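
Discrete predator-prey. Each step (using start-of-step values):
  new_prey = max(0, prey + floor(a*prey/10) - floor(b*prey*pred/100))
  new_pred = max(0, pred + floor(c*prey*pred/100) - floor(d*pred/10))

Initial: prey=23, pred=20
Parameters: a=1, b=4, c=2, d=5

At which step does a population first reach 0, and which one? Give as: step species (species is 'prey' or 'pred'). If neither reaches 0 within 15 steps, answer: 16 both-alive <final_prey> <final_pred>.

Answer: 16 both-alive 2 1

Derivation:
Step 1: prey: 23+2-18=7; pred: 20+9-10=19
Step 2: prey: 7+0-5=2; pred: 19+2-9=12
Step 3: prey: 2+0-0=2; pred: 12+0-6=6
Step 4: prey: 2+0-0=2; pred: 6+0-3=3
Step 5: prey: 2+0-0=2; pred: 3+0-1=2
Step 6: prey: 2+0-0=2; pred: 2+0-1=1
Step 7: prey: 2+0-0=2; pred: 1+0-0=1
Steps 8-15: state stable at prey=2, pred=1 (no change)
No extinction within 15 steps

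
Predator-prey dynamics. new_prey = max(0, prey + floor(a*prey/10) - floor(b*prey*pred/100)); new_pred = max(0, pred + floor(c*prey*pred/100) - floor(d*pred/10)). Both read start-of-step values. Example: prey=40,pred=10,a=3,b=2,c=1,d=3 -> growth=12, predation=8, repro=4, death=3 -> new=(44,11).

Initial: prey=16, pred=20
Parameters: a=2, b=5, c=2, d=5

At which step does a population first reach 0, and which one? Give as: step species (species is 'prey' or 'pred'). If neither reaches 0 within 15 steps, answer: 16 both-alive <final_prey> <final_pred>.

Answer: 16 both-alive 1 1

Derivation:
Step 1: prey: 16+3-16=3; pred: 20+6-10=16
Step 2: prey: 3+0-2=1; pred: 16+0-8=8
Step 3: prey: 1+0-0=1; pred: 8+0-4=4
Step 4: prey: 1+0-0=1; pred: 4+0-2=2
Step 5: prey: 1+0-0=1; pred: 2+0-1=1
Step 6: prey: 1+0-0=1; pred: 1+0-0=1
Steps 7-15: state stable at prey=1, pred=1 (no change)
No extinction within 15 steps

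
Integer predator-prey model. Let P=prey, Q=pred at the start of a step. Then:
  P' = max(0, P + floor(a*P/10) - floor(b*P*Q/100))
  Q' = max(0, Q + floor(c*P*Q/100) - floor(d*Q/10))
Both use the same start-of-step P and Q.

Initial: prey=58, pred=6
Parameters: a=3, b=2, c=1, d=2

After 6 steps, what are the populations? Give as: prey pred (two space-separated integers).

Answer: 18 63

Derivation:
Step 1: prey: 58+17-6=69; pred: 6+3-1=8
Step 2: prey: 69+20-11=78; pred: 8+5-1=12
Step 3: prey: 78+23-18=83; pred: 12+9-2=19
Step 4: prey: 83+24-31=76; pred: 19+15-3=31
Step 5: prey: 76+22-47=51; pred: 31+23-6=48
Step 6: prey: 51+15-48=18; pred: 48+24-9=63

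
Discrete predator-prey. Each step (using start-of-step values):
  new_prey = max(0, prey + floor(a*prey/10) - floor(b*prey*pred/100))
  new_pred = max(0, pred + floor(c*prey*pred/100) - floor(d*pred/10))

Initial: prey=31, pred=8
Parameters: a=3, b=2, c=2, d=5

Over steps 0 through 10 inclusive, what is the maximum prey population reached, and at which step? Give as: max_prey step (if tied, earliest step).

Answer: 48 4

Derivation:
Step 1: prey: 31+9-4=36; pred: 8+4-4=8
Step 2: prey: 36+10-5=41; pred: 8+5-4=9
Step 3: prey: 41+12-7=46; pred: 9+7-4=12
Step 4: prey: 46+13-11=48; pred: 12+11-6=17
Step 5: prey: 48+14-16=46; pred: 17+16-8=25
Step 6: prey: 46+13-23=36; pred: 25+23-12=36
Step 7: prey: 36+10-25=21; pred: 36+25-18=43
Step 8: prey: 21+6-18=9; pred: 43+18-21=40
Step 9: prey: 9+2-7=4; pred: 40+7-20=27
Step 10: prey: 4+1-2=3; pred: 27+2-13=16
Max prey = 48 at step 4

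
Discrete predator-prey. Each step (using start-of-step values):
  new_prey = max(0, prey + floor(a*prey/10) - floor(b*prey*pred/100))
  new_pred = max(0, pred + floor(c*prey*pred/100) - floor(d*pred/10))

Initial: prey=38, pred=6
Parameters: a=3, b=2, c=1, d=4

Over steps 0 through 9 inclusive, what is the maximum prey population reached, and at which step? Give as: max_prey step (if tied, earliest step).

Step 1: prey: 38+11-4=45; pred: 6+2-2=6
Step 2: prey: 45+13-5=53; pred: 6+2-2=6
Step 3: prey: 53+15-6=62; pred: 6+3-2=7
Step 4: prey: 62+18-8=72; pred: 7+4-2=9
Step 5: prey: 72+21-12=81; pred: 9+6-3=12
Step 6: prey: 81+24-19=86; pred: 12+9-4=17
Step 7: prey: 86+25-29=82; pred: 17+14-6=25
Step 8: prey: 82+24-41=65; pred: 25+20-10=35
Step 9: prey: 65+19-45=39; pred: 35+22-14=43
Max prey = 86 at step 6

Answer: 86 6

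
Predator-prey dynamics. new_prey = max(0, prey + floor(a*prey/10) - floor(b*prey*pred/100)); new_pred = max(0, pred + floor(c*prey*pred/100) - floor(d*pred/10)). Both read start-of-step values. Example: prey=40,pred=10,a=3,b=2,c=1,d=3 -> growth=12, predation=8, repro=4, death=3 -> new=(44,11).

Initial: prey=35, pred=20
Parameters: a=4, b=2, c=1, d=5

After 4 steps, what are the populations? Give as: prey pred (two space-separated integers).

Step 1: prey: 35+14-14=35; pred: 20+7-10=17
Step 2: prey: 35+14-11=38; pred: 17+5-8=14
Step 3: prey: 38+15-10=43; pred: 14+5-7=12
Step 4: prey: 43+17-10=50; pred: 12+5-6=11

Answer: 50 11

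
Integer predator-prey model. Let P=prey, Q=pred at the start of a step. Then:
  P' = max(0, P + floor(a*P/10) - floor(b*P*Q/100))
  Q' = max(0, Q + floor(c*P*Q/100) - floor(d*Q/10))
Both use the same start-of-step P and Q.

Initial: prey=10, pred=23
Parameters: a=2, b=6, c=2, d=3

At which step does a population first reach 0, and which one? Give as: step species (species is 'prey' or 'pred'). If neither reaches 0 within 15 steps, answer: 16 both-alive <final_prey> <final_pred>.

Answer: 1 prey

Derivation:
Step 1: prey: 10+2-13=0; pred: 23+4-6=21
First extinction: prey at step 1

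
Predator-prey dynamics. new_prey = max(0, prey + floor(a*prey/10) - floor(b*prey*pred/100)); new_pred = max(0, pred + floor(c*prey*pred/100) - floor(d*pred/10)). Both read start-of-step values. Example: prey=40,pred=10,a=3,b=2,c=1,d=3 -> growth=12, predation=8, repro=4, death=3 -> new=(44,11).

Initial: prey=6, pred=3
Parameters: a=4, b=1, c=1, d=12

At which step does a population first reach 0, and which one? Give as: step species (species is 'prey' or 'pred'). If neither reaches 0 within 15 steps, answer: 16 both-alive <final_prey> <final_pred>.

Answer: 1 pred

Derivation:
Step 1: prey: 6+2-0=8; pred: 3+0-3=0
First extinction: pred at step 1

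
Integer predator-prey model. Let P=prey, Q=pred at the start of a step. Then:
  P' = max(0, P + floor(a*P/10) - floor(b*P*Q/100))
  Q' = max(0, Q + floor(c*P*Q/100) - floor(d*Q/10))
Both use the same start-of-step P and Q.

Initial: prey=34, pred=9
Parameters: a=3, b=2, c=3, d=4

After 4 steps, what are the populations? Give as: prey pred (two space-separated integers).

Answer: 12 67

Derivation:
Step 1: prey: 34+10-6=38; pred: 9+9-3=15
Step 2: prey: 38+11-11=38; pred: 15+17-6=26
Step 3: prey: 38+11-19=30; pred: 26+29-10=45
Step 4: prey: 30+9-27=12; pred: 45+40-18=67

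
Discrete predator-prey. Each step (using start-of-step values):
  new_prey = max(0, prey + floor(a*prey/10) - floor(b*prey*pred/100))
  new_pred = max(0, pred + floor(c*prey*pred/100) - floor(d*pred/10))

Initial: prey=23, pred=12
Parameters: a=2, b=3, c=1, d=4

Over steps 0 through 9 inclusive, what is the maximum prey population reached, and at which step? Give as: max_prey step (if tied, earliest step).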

──────

What to work on =
Output, unchanged, the lines of the listing above from the first one through the one holding "Parameters: a=1, b=4, c=2, d=5". Leave out every line after it.

Result below =
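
Discrete predator-prey. Each step (using start-of-step values):
  new_prey = max(0, prey + floor(a*prey/10) - floor(b*prey*pred/100))
  new_pred = max(0, pred + floor(c*prey*pred/100) - floor(d*pred/10))

Initial: prey=23, pred=20
Parameters: a=1, b=4, c=2, d=5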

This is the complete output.